Work request - Every entry must appear in the answer exactly as written.

____________________

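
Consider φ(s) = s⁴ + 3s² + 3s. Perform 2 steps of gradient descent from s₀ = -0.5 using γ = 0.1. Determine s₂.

φ′(s) = 4s³ + 6s + 3
Step 1: φ′(-0.5) = -0.5; s₁ = -0.5 − 0.1·(-0.5) = -0.45
Step 2: φ′(-0.45) = -0.0645; s₂ = -0.45 − 0.1·(-0.0645) = -0.44355

-0.44355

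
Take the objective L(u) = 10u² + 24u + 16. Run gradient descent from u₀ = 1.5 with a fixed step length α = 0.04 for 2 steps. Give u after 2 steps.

L′(u) = 20u + 24
Step 1: L′(1.5) = 54; u₁ = 1.5 − 0.04·54 = -0.66
Step 2: L′(-0.66) = 10.8; u₂ = -0.66 − 0.04·10.8 = -1.092

-1.092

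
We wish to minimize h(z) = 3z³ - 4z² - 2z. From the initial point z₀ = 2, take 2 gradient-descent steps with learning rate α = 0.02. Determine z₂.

h′(z) = 9z² - 8z - 2
z₁ = 2 − 0.02·18 = 1.64
z₂ = 1.64 − 0.02·9.0864 = 1.458272

1.458272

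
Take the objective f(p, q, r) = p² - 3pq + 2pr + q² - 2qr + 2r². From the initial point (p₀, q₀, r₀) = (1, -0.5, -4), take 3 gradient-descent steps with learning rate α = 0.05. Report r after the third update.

-2.509375

∇f = (2p - 3q + 2r, -3p + 2q - 2r, 2p - 2q + 4r)
Step 1: at (1, -0.5, -4), ∇f = (-4.5, 4, -13) → (1, -0.5, -4) − 0.05·(-4.5, 4, -13) = (1.225, -0.7, -3.35)
Step 2: at (1.225, -0.7, -3.35), ∇f = (-2.15, 1.625, -9.55) → (1.225, -0.7, -3.35) − 0.05·(-2.15, 1.625, -9.55) = (1.3325, -0.78125, -2.8725)
Step 3: at (1.3325, -0.78125, -2.8725), ∇f = (-0.73625, 0.185, -7.2625) → (1.3325, -0.78125, -2.8725) − 0.05·(-0.73625, 0.185, -7.2625) = (1.3693125, -0.7905, -2.509375)
r = -2.509375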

____________________

Result -
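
Consider φ(s) = s⁴ + 3s² + 3s. Perform 2 steps of gradient descent from s₀ = -0.5 using γ = 0.1. Determine s₂.

φ′(s) = 4s³ + 6s + 3
Step 1: φ′(-0.5) = -0.5; s₁ = -0.5 − 0.1·(-0.5) = -0.45
Step 2: φ′(-0.45) = -0.0645; s₂ = -0.45 − 0.1·(-0.0645) = -0.44355

-0.44355

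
Take the objective L(u) = 10u² + 24u + 16. Run gradient descent from u₀ = 1.5 with a fixed step length α = 0.04 for 2 steps. Give u after 2 steps.

L′(u) = 20u + 24
Step 1: L′(1.5) = 54; u₁ = 1.5 − 0.04·54 = -0.66
Step 2: L′(-0.66) = 10.8; u₂ = -0.66 − 0.04·10.8 = -1.092

-1.092

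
We wish to minimize h(z) = 3z³ - 4z² - 2z. From the initial point z₀ = 2, take 2 gradient-descent steps with learning rate α = 0.02. Determine z₂.

h′(z) = 9z² - 8z - 2
z₁ = 2 − 0.02·18 = 1.64
z₂ = 1.64 − 0.02·9.0864 = 1.458272

1.458272

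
Take the objective f(p, q, r) = p² - 3pq + 2pr + q² - 2qr + 2r². From the initial point (p₀, q₀, r₀) = (1, -0.5, -4), take 3 gradient-descent steps with learning rate α = 0.05. Report r after the third update.

-2.509375

∇f = (2p - 3q + 2r, -3p + 2q - 2r, 2p - 2q + 4r)
Step 1: at (1, -0.5, -4), ∇f = (-4.5, 4, -13) → (1, -0.5, -4) − 0.05·(-4.5, 4, -13) = (1.225, -0.7, -3.35)
Step 2: at (1.225, -0.7, -3.35), ∇f = (-2.15, 1.625, -9.55) → (1.225, -0.7, -3.35) − 0.05·(-2.15, 1.625, -9.55) = (1.3325, -0.78125, -2.8725)
Step 3: at (1.3325, -0.78125, -2.8725), ∇f = (-0.73625, 0.185, -7.2625) → (1.3325, -0.78125, -2.8725) − 0.05·(-0.73625, 0.185, -7.2625) = (1.3693125, -0.7905, -2.509375)
r = -2.509375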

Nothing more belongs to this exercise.